» Work required
Transcribe word for word the lines spanning the line with "How many states of M'" through the end of the records.

─── Records provided ───

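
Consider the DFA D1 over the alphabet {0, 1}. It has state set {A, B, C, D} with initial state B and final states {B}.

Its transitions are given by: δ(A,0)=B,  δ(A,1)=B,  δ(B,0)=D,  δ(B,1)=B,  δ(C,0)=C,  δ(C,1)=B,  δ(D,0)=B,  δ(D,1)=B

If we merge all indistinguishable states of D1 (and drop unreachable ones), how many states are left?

2

States {A,C} cannot be reached from the start state, so discard them.
Initial partition by acceptance: {B} | {D}.
No further refinement is possible. Final partition (2 blocks): {B} | {D}.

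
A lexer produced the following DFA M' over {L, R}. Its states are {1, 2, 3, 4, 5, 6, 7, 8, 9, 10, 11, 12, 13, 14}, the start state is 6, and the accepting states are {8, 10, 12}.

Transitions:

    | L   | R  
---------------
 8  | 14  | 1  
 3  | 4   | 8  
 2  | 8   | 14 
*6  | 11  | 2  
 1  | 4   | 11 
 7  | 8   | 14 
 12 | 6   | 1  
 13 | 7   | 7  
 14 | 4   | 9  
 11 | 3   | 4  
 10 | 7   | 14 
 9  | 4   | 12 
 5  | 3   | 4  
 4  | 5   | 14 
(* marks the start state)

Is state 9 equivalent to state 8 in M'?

No

Reachable states from the start: {1,2,3,4,5,6,8,9,11,12,14}. Unreachable: {7,10,13} — drop them.
Initial partition by acceptance: {8,12} | {1,2,3,4,5,6,9,11,14}.
On input L, block {1,2,3,4,5,6,9,11,14} splits into {1,3,4,5,6,9,11,14} and {2}.
Split {1,3,4,5,6,9,11,14} by δ(·,R) → {1,4,5,11,14} and {3,9} and {6}.
Split {8,12} by δ(·,L) → {8} and {12}.
On input L, block {1,4,5,11,14} splits into {1,4,14} and {5,11}.
On input L, block {1,4,14} splits into {1,14} and {4}.
Refine {1,14} on symbol R: members go to different blocks, giving {1} and {14}.
On input R, block {3,9} splits into {3} and {9}.
No further refinement is possible. Final partition (10 blocks): {8} | {1} | {2} | {3} | {6} | {12} | {5,11} | {4} | {14} | {9}.
9 and 8 end up in different blocks, so they are distinguishable. For instance, the string 'ε' is accepted from only 8.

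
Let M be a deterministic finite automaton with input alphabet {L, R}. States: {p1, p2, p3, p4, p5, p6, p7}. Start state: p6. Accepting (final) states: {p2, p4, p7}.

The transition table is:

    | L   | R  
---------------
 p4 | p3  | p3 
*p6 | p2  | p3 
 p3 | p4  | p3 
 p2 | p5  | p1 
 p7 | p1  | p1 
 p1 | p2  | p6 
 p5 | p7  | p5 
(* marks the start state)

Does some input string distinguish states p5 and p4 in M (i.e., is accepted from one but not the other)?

Yes

P0 = {p2,p4,p7} | {p1,p3,p5,p6}.
The partition is now stable with 2 blocks: {p2,p4,p7} | {p1,p3,p5,p6}.
p5 and p4 end up in different blocks, so they are distinguishable. For instance, the string 'ε' is accepted from only p4.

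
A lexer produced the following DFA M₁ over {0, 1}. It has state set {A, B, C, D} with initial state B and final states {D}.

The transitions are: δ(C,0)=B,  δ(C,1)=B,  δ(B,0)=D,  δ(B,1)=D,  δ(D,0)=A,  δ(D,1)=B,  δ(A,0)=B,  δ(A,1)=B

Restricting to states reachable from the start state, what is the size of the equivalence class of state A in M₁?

1

First remove the unreachable states {C}; 3 states remain.
P0 = {D} | {A,B}.
On input 0, block {A,B} splits into {A} and {B}.
No further refinement is possible. Final partition (3 blocks): {D} | {A} | {B}.
The equivalence class containing A is {A}, of size 1.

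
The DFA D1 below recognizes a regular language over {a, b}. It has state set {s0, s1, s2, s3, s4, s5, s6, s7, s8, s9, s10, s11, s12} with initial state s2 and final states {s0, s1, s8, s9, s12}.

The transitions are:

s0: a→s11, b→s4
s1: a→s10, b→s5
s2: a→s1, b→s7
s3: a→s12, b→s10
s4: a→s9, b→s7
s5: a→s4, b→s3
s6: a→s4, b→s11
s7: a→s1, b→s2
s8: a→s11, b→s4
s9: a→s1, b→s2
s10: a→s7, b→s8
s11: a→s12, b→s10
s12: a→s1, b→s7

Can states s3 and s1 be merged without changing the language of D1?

First remove the unreachable states {s0,s6}; 11 states remain.
P0 = {s1,s8,s9,s12} | {s2,s3,s4,s5,s7,s10,s11}.
Split {s1,s8,s9,s12} by δ(·,a) → {s1,s8} and {s9,s12}.
Refine {s2,s3,s4,s5,s7,s10,s11} on symbol a: members go to different blocks, giving {s3,s4,s11} and {s2,s7} and {s5,s10}.
Refine {s1,s8} on symbol a: members go to different blocks, giving {s1} and {s8}.
On input b, block {s3,s4,s11} splits into {s3,s11} and {s4}.
Split {s5,s10} by δ(·,a) → {s5} and {s10}.
The partition is now stable with 8 blocks: {s1} | {s3,s11} | {s9,s12} | {s2,s7} | {s5} | {s8} | {s4} | {s10}.
s3 and s1 end up in different blocks, so they are distinguishable. For instance, the string 'ε' is accepted from only s1.

No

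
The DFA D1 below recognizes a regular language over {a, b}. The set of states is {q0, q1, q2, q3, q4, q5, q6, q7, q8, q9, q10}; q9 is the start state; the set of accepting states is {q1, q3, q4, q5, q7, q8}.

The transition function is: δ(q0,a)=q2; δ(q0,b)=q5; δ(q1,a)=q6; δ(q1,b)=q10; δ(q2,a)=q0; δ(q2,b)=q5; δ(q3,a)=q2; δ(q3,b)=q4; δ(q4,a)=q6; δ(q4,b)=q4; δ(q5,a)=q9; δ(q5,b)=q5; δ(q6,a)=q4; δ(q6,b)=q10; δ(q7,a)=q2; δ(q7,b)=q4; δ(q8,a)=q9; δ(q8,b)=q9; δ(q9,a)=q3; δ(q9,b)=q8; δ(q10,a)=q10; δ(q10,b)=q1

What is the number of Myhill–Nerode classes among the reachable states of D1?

9

First remove the unreachable states {q7}; 10 states remain.
Start with accepting vs non-accepting: {q1,q3,q4,q5,q8} | {q0,q2,q6,q9,q10}.
On input b, block {q1,q3,q4,q5,q8} splits into {q3,q4,q5} and {q1,q8}.
Refine {q0,q2,q6,q9,q10} on symbol a: members go to different blocks, giving {q0,q2,q10} and {q6,q9}.
Split {q3,q4,q5} by δ(·,a) → {q4,q5} and {q3}.
Refine {q0,q2,q10} on symbol b: members go to different blocks, giving {q0,q2} and {q10}.
On input b, block {q1,q8} splits into {q1} and {q8}.
On input a, block {q6,q9} splits into {q6} and {q9}.
Refine {q4,q5} on symbol a: members go to different blocks, giving {q4} and {q5}.
Stable partition: {q4} | {q0,q2} | {q1} | {q6} | {q3} | {q10} | {q8} | {q9} | {q5} — 9 equivalence classes.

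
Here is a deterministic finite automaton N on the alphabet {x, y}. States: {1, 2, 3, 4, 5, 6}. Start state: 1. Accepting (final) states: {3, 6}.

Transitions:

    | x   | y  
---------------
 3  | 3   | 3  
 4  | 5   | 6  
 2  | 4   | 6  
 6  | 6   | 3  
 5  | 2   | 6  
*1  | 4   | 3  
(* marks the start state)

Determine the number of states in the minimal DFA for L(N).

Initial partition by acceptance: {3,6} | {1,2,4,5}.
The partition is now stable with 2 blocks: {3,6} | {1,2,4,5}.

2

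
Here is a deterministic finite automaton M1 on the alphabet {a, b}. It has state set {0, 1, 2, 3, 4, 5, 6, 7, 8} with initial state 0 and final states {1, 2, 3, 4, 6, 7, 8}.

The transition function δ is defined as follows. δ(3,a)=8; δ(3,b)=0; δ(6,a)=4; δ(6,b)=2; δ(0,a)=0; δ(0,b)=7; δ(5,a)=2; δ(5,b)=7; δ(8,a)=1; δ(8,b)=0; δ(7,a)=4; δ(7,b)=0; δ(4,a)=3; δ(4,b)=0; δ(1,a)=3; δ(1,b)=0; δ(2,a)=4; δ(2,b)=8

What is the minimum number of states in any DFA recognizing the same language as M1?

States {2,5,6} cannot be reached from the start state, so discard them.
P0 = {1,3,4,7,8} | {0}.
Stable partition: {1,3,4,7,8} | {0} — 2 equivalence classes.

2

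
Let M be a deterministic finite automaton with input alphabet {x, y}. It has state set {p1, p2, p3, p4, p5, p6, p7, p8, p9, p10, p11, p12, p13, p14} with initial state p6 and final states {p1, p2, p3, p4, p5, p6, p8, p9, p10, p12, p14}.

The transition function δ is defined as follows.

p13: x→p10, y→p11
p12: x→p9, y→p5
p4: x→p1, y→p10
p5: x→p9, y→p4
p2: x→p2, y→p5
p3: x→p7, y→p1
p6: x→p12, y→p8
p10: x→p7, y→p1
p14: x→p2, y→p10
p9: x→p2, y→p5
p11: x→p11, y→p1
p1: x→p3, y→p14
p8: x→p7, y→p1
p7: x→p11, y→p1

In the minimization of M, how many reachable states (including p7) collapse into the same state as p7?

States {p13} cannot be reached from the start state, so discard them.
Start with accepting vs non-accepting: {p1,p2,p3,p4,p5,p6,p8,p9,p10,p12,p14} | {p7,p11}.
Refine {p1,p2,p3,p4,p5,p6,p8,p9,p10,p12,p14} on symbol x: members go to different blocks, giving {p1,p2,p4,p5,p6,p9,p12,p14} and {p3,p8,p10}.
Split {p1,p2,p4,p5,p6,p9,p12,p14} by δ(·,x) → {p2,p4,p5,p6,p9,p12,p14} and {p1}.
Split {p2,p4,p5,p6,p9,p12,p14} by δ(·,x) → {p2,p5,p6,p9,p12,p14} and {p4}.
Split {p2,p5,p6,p9,p12,p14} by δ(·,y) → {p2,p9,p12} and {p6,p14} and {p5}.
Stable partition: {p2,p9,p12} | {p7,p11} | {p3,p8,p10} | {p1} | {p4} | {p6,p14} | {p5} — 7 equivalence classes.
State p7 belongs to the block {p7,p11}, which has 2 states.

2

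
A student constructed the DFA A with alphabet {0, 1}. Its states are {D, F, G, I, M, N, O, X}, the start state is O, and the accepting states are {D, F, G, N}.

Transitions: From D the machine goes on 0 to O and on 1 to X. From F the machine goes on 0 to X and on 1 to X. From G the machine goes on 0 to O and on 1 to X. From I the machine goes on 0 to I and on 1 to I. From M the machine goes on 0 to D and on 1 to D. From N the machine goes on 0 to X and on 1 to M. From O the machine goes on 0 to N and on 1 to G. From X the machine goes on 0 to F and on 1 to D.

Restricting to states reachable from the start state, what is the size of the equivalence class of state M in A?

3

States {I} cannot be reached from the start state, so discard them.
P0 = {D,F,G,N} | {M,O,X}.
The partition is now stable with 2 blocks: {D,F,G,N} | {M,O,X}.
The equivalence class containing M is {M,O,X}, of size 3.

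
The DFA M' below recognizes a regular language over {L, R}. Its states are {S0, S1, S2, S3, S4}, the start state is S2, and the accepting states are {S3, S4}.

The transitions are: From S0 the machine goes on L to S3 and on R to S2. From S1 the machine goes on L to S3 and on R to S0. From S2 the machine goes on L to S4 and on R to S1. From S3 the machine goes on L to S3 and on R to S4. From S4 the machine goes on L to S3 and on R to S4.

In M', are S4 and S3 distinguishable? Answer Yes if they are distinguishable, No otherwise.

No

P0 = {S3,S4} | {S0,S1,S2}.
The partition is now stable with 2 blocks: {S3,S4} | {S0,S1,S2}.
S4 and S3 lie in the same block of the stable partition, so they are equivalent — no string distinguishes them.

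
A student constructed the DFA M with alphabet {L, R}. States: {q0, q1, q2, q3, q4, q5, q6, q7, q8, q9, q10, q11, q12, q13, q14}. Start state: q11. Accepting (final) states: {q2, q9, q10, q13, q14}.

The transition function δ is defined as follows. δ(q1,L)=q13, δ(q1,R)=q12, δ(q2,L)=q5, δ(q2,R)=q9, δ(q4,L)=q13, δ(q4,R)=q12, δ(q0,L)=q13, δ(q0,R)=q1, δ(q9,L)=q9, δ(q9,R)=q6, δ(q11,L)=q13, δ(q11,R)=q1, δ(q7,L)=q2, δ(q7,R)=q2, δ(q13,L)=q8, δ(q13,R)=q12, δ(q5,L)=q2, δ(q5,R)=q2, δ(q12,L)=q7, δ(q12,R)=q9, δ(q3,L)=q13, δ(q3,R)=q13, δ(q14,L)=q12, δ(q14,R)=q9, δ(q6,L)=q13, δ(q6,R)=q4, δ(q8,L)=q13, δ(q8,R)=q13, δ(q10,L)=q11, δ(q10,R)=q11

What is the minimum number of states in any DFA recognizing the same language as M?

8

Reachable states from the start: {q1,q2,q4,q5,q6,q7,q8,q9,q11,q12,q13}. Unreachable: {q0,q3,q10,q14} — drop them.
P0 = {q2,q9,q13} | {q1,q4,q5,q6,q7,q8,q11,q12}.
Refine {q2,q9,q13} on symbol L: members go to different blocks, giving {q2,q13} and {q9}.
Split {q2,q13} by δ(·,R) → {q2} and {q13}.
Refine {q1,q4,q5,q6,q7,q8,q11,q12} on symbol L: members go to different blocks, giving {q1,q4,q6,q8,q11} and {q5,q7} and {q12}.
On input R, block {q1,q4,q6,q8,q11} splits into {q1,q4} and {q6,q11} and {q8}.
No further refinement is possible. Final partition (8 blocks): {q2} | {q1,q4} | {q9} | {q13} | {q5,q7} | {q12} | {q6,q11} | {q8}.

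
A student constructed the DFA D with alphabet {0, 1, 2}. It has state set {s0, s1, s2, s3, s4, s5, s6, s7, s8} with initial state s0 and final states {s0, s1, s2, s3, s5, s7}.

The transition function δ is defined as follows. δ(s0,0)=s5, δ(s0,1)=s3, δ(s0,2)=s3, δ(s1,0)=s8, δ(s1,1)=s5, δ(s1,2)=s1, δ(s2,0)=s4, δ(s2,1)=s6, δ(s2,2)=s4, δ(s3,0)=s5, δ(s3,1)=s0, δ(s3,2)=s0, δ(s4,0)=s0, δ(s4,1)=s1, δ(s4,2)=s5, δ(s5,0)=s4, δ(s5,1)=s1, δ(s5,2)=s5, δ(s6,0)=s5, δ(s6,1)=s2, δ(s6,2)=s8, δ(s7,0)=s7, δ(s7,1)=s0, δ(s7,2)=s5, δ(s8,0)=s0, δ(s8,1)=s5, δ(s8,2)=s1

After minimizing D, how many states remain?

3

States {s2,s6,s7} cannot be reached from the start state, so discard them.
Initial partition by acceptance: {s0,s1,s3,s5} | {s4,s8}.
Split {s0,s1,s3,s5} by δ(·,0) → {s0,s3} and {s1,s5}.
No further refinement is possible. Final partition (3 blocks): {s0,s3} | {s4,s8} | {s1,s5}.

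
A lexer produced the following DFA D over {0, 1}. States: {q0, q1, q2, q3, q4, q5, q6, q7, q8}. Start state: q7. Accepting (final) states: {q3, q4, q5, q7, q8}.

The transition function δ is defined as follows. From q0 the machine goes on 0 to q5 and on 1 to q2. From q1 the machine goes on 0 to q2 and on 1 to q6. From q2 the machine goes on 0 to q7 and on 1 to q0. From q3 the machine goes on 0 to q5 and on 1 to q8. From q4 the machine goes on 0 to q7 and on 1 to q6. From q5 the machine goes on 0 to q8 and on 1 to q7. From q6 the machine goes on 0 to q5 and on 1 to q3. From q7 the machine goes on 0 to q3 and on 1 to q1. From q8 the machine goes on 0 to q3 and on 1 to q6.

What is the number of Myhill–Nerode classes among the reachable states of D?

States {q4} cannot be reached from the start state, so discard them.
Start with accepting vs non-accepting: {q3,q5,q7,q8} | {q0,q1,q2,q6}.
Refine {q3,q5,q7,q8} on symbol 1: members go to different blocks, giving {q3,q5} and {q7,q8}.
Refine {q3,q5} on symbol 0: members go to different blocks, giving {q3} and {q5}.
Refine {q0,q1,q2,q6} on symbol 0: members go to different blocks, giving {q0,q6} and {q1} and {q2}.
Split {q0,q6} by δ(·,1) → {q0} and {q6}.
Refine {q7,q8} on symbol 1: members go to different blocks, giving {q7} and {q8}.
No further refinement is possible. Final partition (8 blocks): {q3} | {q0} | {q7} | {q5} | {q1} | {q2} | {q6} | {q8}.

8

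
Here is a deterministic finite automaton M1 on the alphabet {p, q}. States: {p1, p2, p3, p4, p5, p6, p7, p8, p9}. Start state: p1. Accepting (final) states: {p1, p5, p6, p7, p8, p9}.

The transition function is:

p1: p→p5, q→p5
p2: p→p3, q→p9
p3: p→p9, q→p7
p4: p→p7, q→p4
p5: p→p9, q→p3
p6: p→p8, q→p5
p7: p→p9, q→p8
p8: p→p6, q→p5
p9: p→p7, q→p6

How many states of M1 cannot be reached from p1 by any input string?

No path from p1 leads to p2, p4; the other 7 states are all reachable.

2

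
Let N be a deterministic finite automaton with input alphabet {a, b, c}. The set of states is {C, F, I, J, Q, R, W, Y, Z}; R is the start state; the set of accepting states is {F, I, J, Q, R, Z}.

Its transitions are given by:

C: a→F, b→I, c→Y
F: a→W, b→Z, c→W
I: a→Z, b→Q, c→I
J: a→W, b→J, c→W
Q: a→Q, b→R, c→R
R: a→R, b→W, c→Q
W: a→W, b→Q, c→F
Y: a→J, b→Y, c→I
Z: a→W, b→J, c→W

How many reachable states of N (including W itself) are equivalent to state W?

1

Reachable states from the start: {F,J,Q,R,W,Z}. Unreachable: {C,I,Y} — drop them.
Start with accepting vs non-accepting: {F,J,Q,R,Z} | {W}.
Refine {F,J,Q,R,Z} on symbol a: members go to different blocks, giving {F,J,Z} and {Q,R}.
Refine {Q,R} on symbol b: members go to different blocks, giving {Q} and {R}.
No further refinement is possible. Final partition (4 blocks): {F,J,Z} | {W} | {Q} | {R}.
State W belongs to the block {W}, which has 1 states.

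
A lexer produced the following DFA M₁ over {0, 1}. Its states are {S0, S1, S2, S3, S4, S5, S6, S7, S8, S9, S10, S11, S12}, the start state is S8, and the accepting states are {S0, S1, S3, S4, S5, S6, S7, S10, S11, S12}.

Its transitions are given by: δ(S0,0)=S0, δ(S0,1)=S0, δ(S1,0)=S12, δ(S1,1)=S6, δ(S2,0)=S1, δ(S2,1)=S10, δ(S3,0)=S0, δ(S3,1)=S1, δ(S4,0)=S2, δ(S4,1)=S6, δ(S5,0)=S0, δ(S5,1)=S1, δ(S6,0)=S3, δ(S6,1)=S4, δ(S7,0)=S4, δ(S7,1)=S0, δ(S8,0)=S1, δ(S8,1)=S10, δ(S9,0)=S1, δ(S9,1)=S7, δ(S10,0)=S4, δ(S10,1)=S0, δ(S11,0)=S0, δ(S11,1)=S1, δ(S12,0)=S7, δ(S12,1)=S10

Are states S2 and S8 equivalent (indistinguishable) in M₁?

First remove the unreachable states {S5,S9,S11}; 10 states remain.
P0 = {S0,S1,S3,S4,S6,S7,S10,S12} | {S2,S8}.
Split {S0,S1,S3,S4,S6,S7,S10,S12} by δ(·,0) → {S0,S1,S3,S6,S7,S10,S12} and {S4}.
Refine {S0,S1,S3,S6,S7,S10,S12} on symbol 0: members go to different blocks, giving {S0,S1,S3,S6,S12} and {S7,S10}.
Refine {S0,S1,S3,S6,S12} on symbol 0: members go to different blocks, giving {S0,S1,S3,S6} and {S12}.
Split {S0,S1,S3,S6} by δ(·,0) → {S0,S3,S6} and {S1}.
Refine {S0,S3,S6} on symbol 1: members go to different blocks, giving {S0} and {S3} and {S6}.
The partition is now stable with 8 blocks: {S0} | {S2,S8} | {S4} | {S7,S10} | {S12} | {S1} | {S3} | {S6}.
S2 and S8 lie in the same block of the stable partition, so they are equivalent — no string distinguishes them.

Yes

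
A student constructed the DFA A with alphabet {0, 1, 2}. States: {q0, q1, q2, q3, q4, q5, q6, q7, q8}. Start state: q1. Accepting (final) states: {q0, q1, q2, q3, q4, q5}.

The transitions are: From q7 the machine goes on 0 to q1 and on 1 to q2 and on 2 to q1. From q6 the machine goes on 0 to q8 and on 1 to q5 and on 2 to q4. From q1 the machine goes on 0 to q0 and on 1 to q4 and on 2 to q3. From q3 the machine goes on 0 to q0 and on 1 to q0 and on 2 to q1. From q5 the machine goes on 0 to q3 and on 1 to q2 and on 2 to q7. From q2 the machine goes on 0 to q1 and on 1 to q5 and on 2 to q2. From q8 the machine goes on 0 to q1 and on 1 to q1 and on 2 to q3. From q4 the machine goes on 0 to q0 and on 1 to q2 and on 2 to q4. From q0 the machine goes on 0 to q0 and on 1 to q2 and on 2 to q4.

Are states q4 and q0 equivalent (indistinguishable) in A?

First remove the unreachable states {q6,q8}; 7 states remain.
Initial partition by acceptance: {q0,q1,q2,q3,q4,q5} | {q7}.
On input 2, block {q0,q1,q2,q3,q4,q5} splits into {q0,q1,q2,q3,q4} and {q5}.
Split {q0,q1,q2,q3,q4} by δ(·,1) → {q0,q1,q3,q4} and {q2}.
Split {q0,q1,q3,q4} by δ(·,1) → {q0,q4} and {q1,q3}.
Stable partition: {q0,q4} | {q7} | {q5} | {q2} | {q1,q3} — 5 equivalence classes.
q4 and q0 lie in the same block of the stable partition, so they are equivalent — no string distinguishes them.

Yes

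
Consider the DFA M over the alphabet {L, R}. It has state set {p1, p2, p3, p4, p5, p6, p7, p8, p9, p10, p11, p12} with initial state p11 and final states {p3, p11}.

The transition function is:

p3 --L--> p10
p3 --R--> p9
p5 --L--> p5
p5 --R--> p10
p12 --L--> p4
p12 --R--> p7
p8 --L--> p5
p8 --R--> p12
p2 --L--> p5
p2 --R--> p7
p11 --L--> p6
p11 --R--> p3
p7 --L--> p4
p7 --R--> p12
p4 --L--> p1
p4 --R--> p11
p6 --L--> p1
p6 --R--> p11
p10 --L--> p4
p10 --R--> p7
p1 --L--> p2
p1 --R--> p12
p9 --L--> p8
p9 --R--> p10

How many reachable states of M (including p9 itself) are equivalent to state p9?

Every state is reachable, so we keep all 12.
P0 = {p3,p11} | {p1,p2,p4,p5,p6,p7,p8,p9,p10,p12}.
Refine {p3,p11} on symbol R: members go to different blocks, giving {p3} and {p11}.
Split {p1,p2,p4,p5,p6,p7,p8,p9,p10,p12} by δ(·,R) → {p1,p2,p5,p7,p8,p9,p10,p12} and {p4,p6}.
On input L, block {p1,p2,p5,p7,p8,p9,p10,p12} splits into {p1,p2,p5,p8,p9} and {p7,p10,p12}.
The partition is now stable with 5 blocks: {p3} | {p1,p2,p5,p8,p9} | {p11} | {p4,p6} | {p7,p10,p12}.
State p9 belongs to the block {p1,p2,p5,p8,p9}, which has 5 states.

5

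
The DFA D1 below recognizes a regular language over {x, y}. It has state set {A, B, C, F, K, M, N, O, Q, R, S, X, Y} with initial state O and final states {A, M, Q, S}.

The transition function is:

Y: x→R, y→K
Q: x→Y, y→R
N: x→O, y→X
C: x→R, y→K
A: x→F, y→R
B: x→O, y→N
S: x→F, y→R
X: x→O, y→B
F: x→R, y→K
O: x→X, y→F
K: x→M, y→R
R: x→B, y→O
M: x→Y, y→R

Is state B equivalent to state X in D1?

Yes

States {A,C,Q,S} cannot be reached from the start state, so discard them.
Initial partition by acceptance: {M} | {B,F,K,N,O,R,X,Y}.
Refine {B,F,K,N,O,R,X,Y} on symbol x: members go to different blocks, giving {B,F,N,O,R,X,Y} and {K}.
On input y, block {B,F,N,O,R,X,Y} splits into {B,N,O,R,X} and {F,Y}.
Refine {B,N,O,R,X} on symbol y: members go to different blocks, giving {B,N,R,X} and {O}.
Split {B,N,R,X} by δ(·,x) → {B,N,X} and {R}.
Stable partition: {M} | {B,N,X} | {K} | {F,Y} | {O} | {R} — 6 equivalence classes.
B and X lie in the same block of the stable partition, so they are equivalent — no string distinguishes them.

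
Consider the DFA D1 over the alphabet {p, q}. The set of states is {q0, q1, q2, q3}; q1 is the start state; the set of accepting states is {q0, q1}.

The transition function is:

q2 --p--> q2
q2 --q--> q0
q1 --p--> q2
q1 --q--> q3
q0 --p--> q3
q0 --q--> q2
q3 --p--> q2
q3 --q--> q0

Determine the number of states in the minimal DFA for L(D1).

2

Every state is reachable, so we keep all 4.
Start with accepting vs non-accepting: {q0,q1} | {q2,q3}.
Stable partition: {q0,q1} | {q2,q3} — 2 equivalence classes.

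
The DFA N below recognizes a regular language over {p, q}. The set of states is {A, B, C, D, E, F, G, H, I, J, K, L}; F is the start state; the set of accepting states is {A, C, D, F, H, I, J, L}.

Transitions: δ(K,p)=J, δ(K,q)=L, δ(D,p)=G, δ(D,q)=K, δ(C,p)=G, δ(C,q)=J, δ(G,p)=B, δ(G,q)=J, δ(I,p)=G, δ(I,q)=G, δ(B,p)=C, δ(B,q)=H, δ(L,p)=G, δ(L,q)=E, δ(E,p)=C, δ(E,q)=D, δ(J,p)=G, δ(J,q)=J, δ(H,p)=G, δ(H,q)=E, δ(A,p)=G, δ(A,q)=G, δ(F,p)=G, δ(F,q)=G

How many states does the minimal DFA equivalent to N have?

5

Reachable states from the start: {B,C,D,E,F,G,H,J,K,L}. Unreachable: {A,I} — drop them.
Start with accepting vs non-accepting: {C,D,F,H,J,L} | {B,E,G,K}.
Split {C,D,F,H,J,L} by δ(·,q) → {D,F,H,L} and {C,J}.
On input p, block {B,E,G,K} splits into {B,E,K} and {G}.
Refine {D,F,H,L} on symbol q: members go to different blocks, giving {D,H,L} and {F}.
No further refinement is possible. Final partition (5 blocks): {D,H,L} | {B,E,K} | {C,J} | {G} | {F}.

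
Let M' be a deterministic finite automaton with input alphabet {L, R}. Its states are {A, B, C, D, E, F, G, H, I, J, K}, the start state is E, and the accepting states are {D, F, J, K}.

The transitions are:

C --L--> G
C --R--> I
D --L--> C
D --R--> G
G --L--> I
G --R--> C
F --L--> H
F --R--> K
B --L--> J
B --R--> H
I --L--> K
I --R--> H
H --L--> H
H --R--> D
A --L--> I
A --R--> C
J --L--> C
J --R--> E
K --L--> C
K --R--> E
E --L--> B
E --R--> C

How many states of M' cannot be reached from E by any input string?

Starting at E and following transitions, the reachable set is {B, C, D, E, G, H, I, J, K}. That leaves A, F unreachable — 2 in total.

2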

───

» Written solution
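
How many states of M' cannot be reached from E by any input string?

Starting at E and following transitions, the reachable set is {B, C, D, E, G, H, I, J, K}. That leaves A, F unreachable — 2 in total.

2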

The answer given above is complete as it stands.